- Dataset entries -
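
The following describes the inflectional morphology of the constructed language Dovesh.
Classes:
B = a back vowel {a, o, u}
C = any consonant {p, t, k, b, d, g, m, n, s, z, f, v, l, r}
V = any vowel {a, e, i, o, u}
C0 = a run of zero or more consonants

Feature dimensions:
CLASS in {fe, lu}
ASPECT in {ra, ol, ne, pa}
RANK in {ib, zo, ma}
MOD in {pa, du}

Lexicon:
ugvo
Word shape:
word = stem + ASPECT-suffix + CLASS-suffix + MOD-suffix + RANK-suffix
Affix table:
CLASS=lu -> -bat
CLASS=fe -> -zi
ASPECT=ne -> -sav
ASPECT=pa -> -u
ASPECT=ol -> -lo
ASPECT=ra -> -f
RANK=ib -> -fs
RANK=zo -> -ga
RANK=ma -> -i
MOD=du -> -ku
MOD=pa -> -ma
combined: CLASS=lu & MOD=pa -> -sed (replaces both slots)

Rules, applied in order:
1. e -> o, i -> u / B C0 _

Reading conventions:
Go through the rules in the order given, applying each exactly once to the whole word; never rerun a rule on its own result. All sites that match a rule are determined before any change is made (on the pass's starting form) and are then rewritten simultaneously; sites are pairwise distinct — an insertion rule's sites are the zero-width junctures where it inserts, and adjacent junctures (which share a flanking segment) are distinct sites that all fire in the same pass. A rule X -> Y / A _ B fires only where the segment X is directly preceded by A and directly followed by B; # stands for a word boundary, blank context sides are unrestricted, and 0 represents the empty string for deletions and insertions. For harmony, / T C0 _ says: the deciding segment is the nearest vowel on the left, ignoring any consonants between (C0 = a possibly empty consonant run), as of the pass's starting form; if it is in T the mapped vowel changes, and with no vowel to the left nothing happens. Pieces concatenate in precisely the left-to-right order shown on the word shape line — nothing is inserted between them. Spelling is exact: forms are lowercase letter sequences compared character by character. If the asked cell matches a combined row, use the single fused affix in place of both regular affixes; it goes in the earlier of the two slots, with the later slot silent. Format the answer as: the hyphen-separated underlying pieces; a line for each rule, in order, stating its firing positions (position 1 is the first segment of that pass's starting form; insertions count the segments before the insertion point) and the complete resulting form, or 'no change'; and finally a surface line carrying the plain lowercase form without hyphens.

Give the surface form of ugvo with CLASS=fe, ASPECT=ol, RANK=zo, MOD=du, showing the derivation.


underlying: ugvo-lo-zi-ku-ga
1. e -> o, i -> u / B C0 _: fires at position(s) 8: ugvolozukuga
surface: ugvolozukuga


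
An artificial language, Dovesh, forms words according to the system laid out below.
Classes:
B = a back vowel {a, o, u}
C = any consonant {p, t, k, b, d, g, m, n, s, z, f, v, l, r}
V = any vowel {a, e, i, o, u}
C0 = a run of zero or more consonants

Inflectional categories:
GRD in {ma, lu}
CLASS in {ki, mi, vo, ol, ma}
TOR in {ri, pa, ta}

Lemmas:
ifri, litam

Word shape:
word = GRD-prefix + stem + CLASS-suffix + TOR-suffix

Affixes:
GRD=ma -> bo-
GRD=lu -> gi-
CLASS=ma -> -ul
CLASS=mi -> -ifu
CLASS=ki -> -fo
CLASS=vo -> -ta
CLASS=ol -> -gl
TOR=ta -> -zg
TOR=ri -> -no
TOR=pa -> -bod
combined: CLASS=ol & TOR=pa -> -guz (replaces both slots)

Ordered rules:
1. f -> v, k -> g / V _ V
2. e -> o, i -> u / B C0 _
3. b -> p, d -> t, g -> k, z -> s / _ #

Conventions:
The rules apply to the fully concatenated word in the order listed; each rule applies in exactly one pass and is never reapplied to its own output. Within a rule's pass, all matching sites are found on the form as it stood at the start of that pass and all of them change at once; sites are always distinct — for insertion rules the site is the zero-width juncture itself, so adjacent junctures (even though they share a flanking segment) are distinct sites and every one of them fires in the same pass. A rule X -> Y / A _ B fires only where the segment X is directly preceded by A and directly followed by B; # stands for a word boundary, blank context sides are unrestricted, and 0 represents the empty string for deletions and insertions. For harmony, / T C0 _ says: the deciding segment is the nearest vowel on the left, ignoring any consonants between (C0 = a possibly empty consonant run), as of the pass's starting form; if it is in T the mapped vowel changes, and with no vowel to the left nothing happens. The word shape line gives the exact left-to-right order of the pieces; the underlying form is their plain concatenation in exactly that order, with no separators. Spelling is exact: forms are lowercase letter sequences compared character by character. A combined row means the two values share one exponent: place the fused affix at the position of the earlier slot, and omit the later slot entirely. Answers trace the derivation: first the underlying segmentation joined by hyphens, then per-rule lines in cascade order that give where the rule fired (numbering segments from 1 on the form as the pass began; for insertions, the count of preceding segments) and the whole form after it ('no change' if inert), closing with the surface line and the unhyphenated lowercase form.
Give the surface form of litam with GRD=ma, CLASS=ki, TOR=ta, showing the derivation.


underlying: bo-litam-fo-zg
1. f -> v, k -> g / V _ V: no change
2. e -> o, i -> u / B C0 _: fires at position(s) 4: bolutamfozg
3. b -> p, d -> t, g -> k, z -> s / _ #: fires at position(s) 11: bolutamfozk
surface: bolutamfozk


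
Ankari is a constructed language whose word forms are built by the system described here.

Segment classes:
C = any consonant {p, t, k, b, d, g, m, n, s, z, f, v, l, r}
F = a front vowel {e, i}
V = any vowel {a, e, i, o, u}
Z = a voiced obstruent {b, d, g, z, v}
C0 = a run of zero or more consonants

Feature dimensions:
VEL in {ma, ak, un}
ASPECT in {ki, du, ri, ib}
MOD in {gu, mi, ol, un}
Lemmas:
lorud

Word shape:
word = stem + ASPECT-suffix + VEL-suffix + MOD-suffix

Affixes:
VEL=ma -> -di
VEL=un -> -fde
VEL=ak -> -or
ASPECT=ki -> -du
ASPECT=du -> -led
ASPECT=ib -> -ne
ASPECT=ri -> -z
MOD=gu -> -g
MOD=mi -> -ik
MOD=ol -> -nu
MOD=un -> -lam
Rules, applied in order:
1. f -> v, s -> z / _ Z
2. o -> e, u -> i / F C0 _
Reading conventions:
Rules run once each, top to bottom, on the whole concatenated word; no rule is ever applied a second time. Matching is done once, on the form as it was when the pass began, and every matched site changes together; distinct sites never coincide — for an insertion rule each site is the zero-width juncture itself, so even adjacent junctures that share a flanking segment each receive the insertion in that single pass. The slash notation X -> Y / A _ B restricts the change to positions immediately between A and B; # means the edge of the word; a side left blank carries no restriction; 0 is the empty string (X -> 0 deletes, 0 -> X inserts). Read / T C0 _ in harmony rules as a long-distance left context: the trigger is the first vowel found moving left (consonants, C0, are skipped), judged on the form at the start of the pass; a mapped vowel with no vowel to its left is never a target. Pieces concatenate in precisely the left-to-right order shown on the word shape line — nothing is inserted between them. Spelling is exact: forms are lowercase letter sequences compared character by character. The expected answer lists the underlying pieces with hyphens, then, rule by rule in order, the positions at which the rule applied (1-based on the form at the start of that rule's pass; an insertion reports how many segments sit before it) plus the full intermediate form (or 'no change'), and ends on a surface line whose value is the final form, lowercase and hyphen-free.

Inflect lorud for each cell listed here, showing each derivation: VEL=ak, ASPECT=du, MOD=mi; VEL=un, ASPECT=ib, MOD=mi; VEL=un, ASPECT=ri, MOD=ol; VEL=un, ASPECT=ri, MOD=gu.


cell VEL=ak, ASPECT=du, MOD=mi:
underlying: lorud-led-or-ik
1. f -> v, s -> z / _ Z: no change
2. o -> e, u -> i / F C0 _: fires at position(s) 9: lorudlederik
surface: lorudlederik

cell VEL=un, ASPECT=ib, MOD=mi:
underlying: lorud-ne-fde-ik
1. f -> v, s -> z / _ Z: fires at position(s) 8: lorudnevdeik
2. o -> e, u -> i / F C0 _: no change
surface: lorudnevdeik

cell VEL=un, ASPECT=ri, MOD=ol:
underlying: lorud-z-fde-nu
1. f -> v, s -> z / _ Z: fires at position(s) 7: lorudzvdenu
2. o -> e, u -> i / F C0 _: fires at position(s) 11: lorudzvdeni
surface: lorudzvdeni

cell VEL=un, ASPECT=ri, MOD=gu:
underlying: lorud-z-fde-g
1. f -> v, s -> z / _ Z: fires at position(s) 7: lorudzvdeg
2. o -> e, u -> i / F C0 _: no change
surface: lorudzvdeg


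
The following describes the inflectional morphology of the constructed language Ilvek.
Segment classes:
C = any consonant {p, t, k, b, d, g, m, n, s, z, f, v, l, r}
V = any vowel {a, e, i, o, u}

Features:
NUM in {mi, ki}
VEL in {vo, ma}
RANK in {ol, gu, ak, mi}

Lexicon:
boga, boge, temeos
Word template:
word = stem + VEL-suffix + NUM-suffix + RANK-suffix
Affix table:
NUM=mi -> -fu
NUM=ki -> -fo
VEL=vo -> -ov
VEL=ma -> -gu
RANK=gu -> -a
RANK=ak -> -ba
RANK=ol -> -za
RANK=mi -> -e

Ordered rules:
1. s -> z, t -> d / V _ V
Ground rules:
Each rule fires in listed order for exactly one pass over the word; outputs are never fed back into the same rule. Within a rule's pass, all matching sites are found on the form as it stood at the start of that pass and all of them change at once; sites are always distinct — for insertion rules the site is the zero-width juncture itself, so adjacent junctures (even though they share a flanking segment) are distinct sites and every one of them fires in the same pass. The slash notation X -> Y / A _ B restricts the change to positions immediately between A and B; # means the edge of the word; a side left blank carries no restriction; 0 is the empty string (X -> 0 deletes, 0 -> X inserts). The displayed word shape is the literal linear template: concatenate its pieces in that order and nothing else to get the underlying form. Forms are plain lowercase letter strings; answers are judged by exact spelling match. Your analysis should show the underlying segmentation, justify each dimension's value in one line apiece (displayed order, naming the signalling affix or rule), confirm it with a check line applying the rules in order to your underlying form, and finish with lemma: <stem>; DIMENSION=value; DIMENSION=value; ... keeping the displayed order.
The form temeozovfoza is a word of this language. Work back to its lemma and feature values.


underlying: temeos-ov-fo-za
NUM=ki - signalled by the affix -fo
VEL=vo - signalled by the affix -ov
RANK=ol - signalled by the affix -za
check: temeosovfoza -> temeozovfoza
lemma: temeos; NUM=ki; VEL=vo; RANK=ol


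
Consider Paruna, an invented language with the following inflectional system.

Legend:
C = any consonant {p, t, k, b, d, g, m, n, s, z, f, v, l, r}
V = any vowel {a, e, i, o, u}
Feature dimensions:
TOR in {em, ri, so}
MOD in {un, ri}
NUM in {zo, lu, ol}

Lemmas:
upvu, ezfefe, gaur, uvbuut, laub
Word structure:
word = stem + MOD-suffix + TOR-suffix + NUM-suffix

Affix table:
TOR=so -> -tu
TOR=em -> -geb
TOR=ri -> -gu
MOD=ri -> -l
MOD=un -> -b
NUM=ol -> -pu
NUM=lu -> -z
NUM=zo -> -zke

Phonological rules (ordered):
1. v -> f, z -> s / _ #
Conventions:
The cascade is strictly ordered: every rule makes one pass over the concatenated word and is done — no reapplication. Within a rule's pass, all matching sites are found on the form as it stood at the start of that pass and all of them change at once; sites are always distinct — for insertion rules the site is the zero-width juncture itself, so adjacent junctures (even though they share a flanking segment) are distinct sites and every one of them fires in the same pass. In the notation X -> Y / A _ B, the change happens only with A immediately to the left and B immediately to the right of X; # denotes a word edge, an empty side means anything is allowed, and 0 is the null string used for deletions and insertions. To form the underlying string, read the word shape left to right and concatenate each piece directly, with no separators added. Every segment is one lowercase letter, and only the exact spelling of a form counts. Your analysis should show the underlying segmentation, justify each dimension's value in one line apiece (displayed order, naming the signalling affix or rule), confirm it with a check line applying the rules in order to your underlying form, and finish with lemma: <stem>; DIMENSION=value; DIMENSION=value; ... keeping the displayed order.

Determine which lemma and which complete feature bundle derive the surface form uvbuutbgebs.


underlying: uvbuut-b-geb-z
TOR=em - signalled by the affix -geb
MOD=un - signalled by the affix -b
NUM=lu - signalled by the affix -z
check: uvbuutbgebz -> uvbuutbgebs
lemma: uvbuut; TOR=em; MOD=un; NUM=lu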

- What to work on -
Among the lines of the data above, find those with the word "system" and show them.

- Answer to this exercise -
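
An artificial language, Dovesh, forms words according to the system laid out below.
Ankari is a constructed language whose word forms are built by the system described here.
Consider Paruna, an invented language with the following inflectional system.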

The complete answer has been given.